#### Supplied records
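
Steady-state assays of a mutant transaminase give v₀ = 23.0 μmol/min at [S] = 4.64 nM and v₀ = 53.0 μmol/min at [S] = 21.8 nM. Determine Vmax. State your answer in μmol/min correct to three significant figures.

81.9 μmol/min

From v = Vmax[S]/(Km+[S]), each point gives Vmax = v(Km+[S])/[S].
Equating: 23.0(Km+4.64)/4.64 = 53.0(Km+21.8)/21.8.
4.957·Km + 23.0 = 2.431·Km + 53.0, so (4.957 − 2.431)·Km = 53.0 − 23.0.
Km = 30.00/2.526 = 11.9 nM; then Vmax = 23.0(11.9+4.64)/4.64 = 81.9 μmol/min.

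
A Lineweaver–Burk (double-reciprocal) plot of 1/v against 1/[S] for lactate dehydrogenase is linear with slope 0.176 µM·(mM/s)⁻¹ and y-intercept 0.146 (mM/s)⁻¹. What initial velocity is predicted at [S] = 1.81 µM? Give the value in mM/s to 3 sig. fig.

The y-intercept is 1/Vmax, so Vmax = 1/0.146 = 6.85 mM/s.
The slope is Km/Vmax, so Km = 0.176 × 6.85 = 1.21 µM.
Then v = 6.85 × 1.81/(1.21 + 1.81) = 4.11 mM/s.

4.11 mM/s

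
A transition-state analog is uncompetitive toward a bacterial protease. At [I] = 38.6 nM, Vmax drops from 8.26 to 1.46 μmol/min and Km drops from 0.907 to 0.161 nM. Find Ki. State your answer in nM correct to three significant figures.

Uncompetitive: Vmax,app = Vmax/α (and Km,app = Km/α) with α = 1 + [I]/Ki.
α = Vmax/Vmax,app = 8.26/1.46 = 5.658.
Since α = 1 + [I]/Ki, [I]/Ki = 5.658 − 1 = 4.658 and Ki = 38.6/4.658 = 8.29 nM.

8.29 nM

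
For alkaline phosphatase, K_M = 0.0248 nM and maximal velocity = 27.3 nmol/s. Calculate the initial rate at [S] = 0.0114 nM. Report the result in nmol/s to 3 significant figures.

8.60 nmol/s

[S]/(Km+[S]) = 0.0114/0.03620 = 0.3149, the fractional saturation.
v = 0.3149 × Vmax = 0.3149 × 27.3 = 8.60 nmol/s.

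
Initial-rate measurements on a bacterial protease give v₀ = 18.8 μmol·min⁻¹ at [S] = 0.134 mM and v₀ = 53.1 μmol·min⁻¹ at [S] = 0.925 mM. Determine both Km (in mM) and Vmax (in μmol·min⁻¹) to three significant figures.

Km = 0.414 mM; Vmax = 76.9 μmol·min⁻¹

From v = Vmax[S]/(Km+[S]), each point gives Vmax = v(Km+[S])/[S].
Equating: 18.8(Km+0.134)/0.134 = 53.1(Km+0.925)/0.925.
140.3·Km + 18.8 = 57.41·Km + 53.1, so (140.3 − 57.41)·Km = 53.1 − 18.8.
Km = 34.30/82.89 = 0.414 mM; then Vmax = 18.8(0.414+0.134)/0.134 = 76.9 μmol·min⁻¹.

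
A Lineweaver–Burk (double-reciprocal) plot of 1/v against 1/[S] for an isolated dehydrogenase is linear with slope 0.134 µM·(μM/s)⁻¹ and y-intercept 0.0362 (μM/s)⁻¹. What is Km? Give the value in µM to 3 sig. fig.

3.70 µM

y-intercept = 1/Vmax ⇒ Vmax = 27.6 μM/s; slope = Km/Vmax ⇒ Km = slope × Vmax.
Km = 0.134 × 27.6 = 3.70 µM.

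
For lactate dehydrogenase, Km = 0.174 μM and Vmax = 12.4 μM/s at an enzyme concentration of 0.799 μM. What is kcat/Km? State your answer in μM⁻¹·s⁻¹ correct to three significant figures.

89.2 μM⁻¹·s⁻¹

kcat = Vmax/[E]total = 12.4/0.799 = 15.5 s⁻¹.
kcat/Km = 15.5/0.174 = 89.2 μM⁻¹·s⁻¹.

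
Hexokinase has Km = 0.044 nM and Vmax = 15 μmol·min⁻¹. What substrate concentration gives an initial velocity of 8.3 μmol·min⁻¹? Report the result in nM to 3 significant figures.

The required fractional saturation is v/Vmax = 8.3/15 = 0.5533.
Then [S]/(Km+[S]) = 0.5533 ⇒ [S] = 0.044 × 0.5533/(1 − 0.5533) = 0.0545 nM.

0.0545 nM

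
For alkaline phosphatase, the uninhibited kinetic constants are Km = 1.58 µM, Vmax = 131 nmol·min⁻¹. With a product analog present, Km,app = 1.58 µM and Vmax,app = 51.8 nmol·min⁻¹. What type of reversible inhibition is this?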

#### Assigned task
Working through the records above, copy each one exactly.

#### Task output
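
Steady-state assays of a mutant transaminase give v₀ = 23.0 μmol/min at [S] = 4.64 nM and v₀ = 53.0 μmol/min at [S] = 21.8 nM. Determine Vmax. State your answer in μmol/min correct to three significant figures.

81.9 μmol/min

From v = Vmax[S]/(Km+[S]), each point gives Vmax = v(Km+[S])/[S].
Equating: 23.0(Km+4.64)/4.64 = 53.0(Km+21.8)/21.8.
4.957·Km + 23.0 = 2.431·Km + 53.0, so (4.957 − 2.431)·Km = 53.0 − 23.0.
Km = 30.00/2.526 = 11.9 nM; then Vmax = 23.0(11.9+4.64)/4.64 = 81.9 μmol/min.

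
A Lineweaver–Burk (double-reciprocal) plot of 1/v against 1/[S] for lactate dehydrogenase is linear with slope 0.176 µM·(mM/s)⁻¹ and y-intercept 0.146 (mM/s)⁻¹. What initial velocity is predicted at [S] = 1.81 µM? Give the value in mM/s to 3 sig. fig.

The y-intercept is 1/Vmax, so Vmax = 1/0.146 = 6.85 mM/s.
The slope is Km/Vmax, so Km = 0.176 × 6.85 = 1.21 µM.
Then v = 6.85 × 1.81/(1.21 + 1.81) = 4.11 mM/s.

4.11 mM/s

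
A transition-state analog is uncompetitive toward a bacterial protease. At [I] = 38.6 nM, Vmax drops from 8.26 to 1.46 μmol/min and Km drops from 0.907 to 0.161 nM. Find Ki. State your answer in nM correct to three significant figures.

Uncompetitive: Vmax,app = Vmax/α (and Km,app = Km/α) with α = 1 + [I]/Ki.
α = Vmax/Vmax,app = 8.26/1.46 = 5.658.
Since α = 1 + [I]/Ki, [I]/Ki = 5.658 − 1 = 4.658 and Ki = 38.6/4.658 = 8.29 nM.

8.29 nM

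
For alkaline phosphatase, K_M = 0.0248 nM and maximal velocity = 27.3 nmol/s. Calculate the initial rate at [S] = 0.0114 nM. Report the result in nmol/s to 3 significant figures.

8.60 nmol/s

[S]/(Km+[S]) = 0.0114/0.03620 = 0.3149, the fractional saturation.
v = 0.3149 × Vmax = 0.3149 × 27.3 = 8.60 nmol/s.

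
Initial-rate measurements on a bacterial protease give v₀ = 18.8 μmol·min⁻¹ at [S] = 0.134 mM and v₀ = 53.1 μmol·min⁻¹ at [S] = 0.925 mM. Determine both Km (in mM) and Vmax (in μmol·min⁻¹) to three significant figures.

Km = 0.414 mM; Vmax = 76.9 μmol·min⁻¹

From v = Vmax[S]/(Km+[S]), each point gives Vmax = v(Km+[S])/[S].
Equating: 18.8(Km+0.134)/0.134 = 53.1(Km+0.925)/0.925.
140.3·Km + 18.8 = 57.41·Km + 53.1, so (140.3 − 57.41)·Km = 53.1 − 18.8.
Km = 34.30/82.89 = 0.414 mM; then Vmax = 18.8(0.414+0.134)/0.134 = 76.9 μmol·min⁻¹.

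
A Lineweaver–Burk (double-reciprocal) plot of 1/v against 1/[S] for an isolated dehydrogenase is linear with slope 0.134 µM·(μM/s)⁻¹ and y-intercept 0.0362 (μM/s)⁻¹. What is Km? Give the value in µM to 3 sig. fig.

3.70 µM

y-intercept = 1/Vmax ⇒ Vmax = 27.6 μM/s; slope = Km/Vmax ⇒ Km = slope × Vmax.
Km = 0.134 × 27.6 = 3.70 µM.

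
For lactate dehydrogenase, Km = 0.174 μM and Vmax = 12.4 μM/s at an enzyme concentration of 0.799 μM. What is kcat/Km? State your answer in μM⁻¹·s⁻¹ correct to three significant figures.

89.2 μM⁻¹·s⁻¹

kcat = Vmax/[E]total = 12.4/0.799 = 15.5 s⁻¹.
kcat/Km = 15.5/0.174 = 89.2 μM⁻¹·s⁻¹.

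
Hexokinase has Km = 0.044 nM and Vmax = 15 μmol·min⁻¹. What substrate concentration gives an initial velocity of 8.3 μmol·min⁻¹? Report the result in nM to 3 significant figures.

The required fractional saturation is v/Vmax = 8.3/15 = 0.5533.
Then [S]/(Km+[S]) = 0.5533 ⇒ [S] = 0.044 × 0.5533/(1 − 0.5533) = 0.0545 nM.

0.0545 nM

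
For alkaline phosphatase, the uninhibited kinetic constants are Km = 1.58 µM, Vmax = 131 nmol·min⁻¹. With a product analog present, Km,app = 1.58 µM and Vmax,app = 51.8 nmol·min⁻¹. What type of reversible inhibition is this?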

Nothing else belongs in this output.